◆ **Input material**:
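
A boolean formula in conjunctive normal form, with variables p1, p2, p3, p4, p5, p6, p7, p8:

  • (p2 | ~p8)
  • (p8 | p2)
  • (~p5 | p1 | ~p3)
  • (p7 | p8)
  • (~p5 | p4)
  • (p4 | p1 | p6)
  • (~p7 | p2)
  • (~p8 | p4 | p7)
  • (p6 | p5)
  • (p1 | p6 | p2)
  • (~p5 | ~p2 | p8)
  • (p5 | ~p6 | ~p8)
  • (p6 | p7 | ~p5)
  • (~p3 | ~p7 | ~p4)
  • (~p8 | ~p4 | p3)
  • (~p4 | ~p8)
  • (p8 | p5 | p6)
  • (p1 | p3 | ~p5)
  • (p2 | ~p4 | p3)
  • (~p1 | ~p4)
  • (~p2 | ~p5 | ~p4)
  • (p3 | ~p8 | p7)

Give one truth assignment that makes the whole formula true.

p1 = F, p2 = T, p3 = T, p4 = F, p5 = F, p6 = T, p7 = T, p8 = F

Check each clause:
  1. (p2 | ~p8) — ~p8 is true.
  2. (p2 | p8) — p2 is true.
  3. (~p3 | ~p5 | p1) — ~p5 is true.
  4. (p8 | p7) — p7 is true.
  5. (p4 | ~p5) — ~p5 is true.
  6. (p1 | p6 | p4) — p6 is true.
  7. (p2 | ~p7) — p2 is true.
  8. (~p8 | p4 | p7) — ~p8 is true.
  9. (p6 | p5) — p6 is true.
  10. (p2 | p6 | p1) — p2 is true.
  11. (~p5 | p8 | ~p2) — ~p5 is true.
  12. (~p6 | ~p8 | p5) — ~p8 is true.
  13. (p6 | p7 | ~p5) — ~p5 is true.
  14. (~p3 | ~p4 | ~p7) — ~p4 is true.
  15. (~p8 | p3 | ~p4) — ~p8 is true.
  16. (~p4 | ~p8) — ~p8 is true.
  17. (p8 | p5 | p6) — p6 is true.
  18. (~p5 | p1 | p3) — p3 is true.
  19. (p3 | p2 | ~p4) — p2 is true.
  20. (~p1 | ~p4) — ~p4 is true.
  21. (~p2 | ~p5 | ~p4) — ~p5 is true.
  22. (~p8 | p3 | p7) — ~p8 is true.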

◆ **Exercise details**:
Return exactly the opening lines of the listing above, ending with the line that has "(p3 | ~p8 | p7)".

◆ **Exercise output**:
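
A boolean formula in conjunctive normal form, with variables p1, p2, p3, p4, p5, p6, p7, p8:

  • (p2 | ~p8)
  • (p8 | p2)
  • (~p5 | p1 | ~p3)
  • (p7 | p8)
  • (~p5 | p4)
  • (p4 | p1 | p6)
  • (~p7 | p2)
  • (~p8 | p4 | p7)
  • (p6 | p5)
  • (p1 | p6 | p2)
  • (~p5 | ~p2 | p8)
  • (p5 | ~p6 | ~p8)
  • (p6 | p7 | ~p5)
  • (~p3 | ~p7 | ~p4)
  • (~p8 | ~p4 | p3)
  • (~p4 | ~p8)
  • (p8 | p5 | p6)
  • (p1 | p3 | ~p5)
  • (p2 | ~p4 | p3)
  • (~p1 | ~p4)
  • (~p2 | ~p5 | ~p4)
  • (p3 | ~p8 | p7)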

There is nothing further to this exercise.